**GIVEN INFORMATION**.
--- START ---
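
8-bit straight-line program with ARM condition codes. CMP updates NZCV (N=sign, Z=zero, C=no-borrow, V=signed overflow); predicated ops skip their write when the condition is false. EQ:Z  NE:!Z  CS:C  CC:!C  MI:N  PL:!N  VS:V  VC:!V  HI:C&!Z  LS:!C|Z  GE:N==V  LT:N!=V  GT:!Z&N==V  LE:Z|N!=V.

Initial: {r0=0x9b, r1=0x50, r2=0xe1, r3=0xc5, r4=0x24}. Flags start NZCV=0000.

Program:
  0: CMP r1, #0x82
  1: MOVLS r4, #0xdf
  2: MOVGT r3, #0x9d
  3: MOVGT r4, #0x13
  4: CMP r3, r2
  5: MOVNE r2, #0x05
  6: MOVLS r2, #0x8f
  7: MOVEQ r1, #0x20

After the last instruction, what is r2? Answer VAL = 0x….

0: ✓ CMP  NZCV=1001
1: ✓ MOVLS  r4←0xdf
2: ✓ MOVGT  r3←0x9d
3: ✓ MOVGT  r4←0x13
4: ✓ CMP  NZCV=1000
5: ✓ MOVNE  r2←0x05
6: ✓ MOVLS  r2←0x8f
7: · MOVEQ

VAL = 0x8f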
--- END ---
**WORK TASK**.
Each entry above should be restated exactly as supplied.

**SOLVED EXERCISE**.
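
8-bit straight-line program with ARM condition codes. CMP updates NZCV (N=sign, Z=zero, C=no-borrow, V=signed overflow); predicated ops skip their write when the condition is false. EQ:Z  NE:!Z  CS:C  CC:!C  MI:N  PL:!N  VS:V  VC:!V  HI:C&!Z  LS:!C|Z  GE:N==V  LT:N!=V  GT:!Z&N==V  LE:Z|N!=V.

Initial: {r0=0x9b, r1=0x50, r2=0xe1, r3=0xc5, r4=0x24}. Flags start NZCV=0000.

Program:
  0: CMP r1, #0x82
  1: MOVLS r4, #0xdf
  2: MOVGT r3, #0x9d
  3: MOVGT r4, #0x13
  4: CMP r3, r2
  5: MOVNE r2, #0x05
  6: MOVLS r2, #0x8f
  7: MOVEQ r1, #0x20

After the last instruction, what is r2? Answer VAL = 0x….

0: ✓ CMP  NZCV=1001
1: ✓ MOVLS  r4←0xdf
2: ✓ MOVGT  r3←0x9d
3: ✓ MOVGT  r4←0x13
4: ✓ CMP  NZCV=1000
5: ✓ MOVNE  r2←0x05
6: ✓ MOVLS  r2←0x8f
7: · MOVEQ

VAL = 0x8f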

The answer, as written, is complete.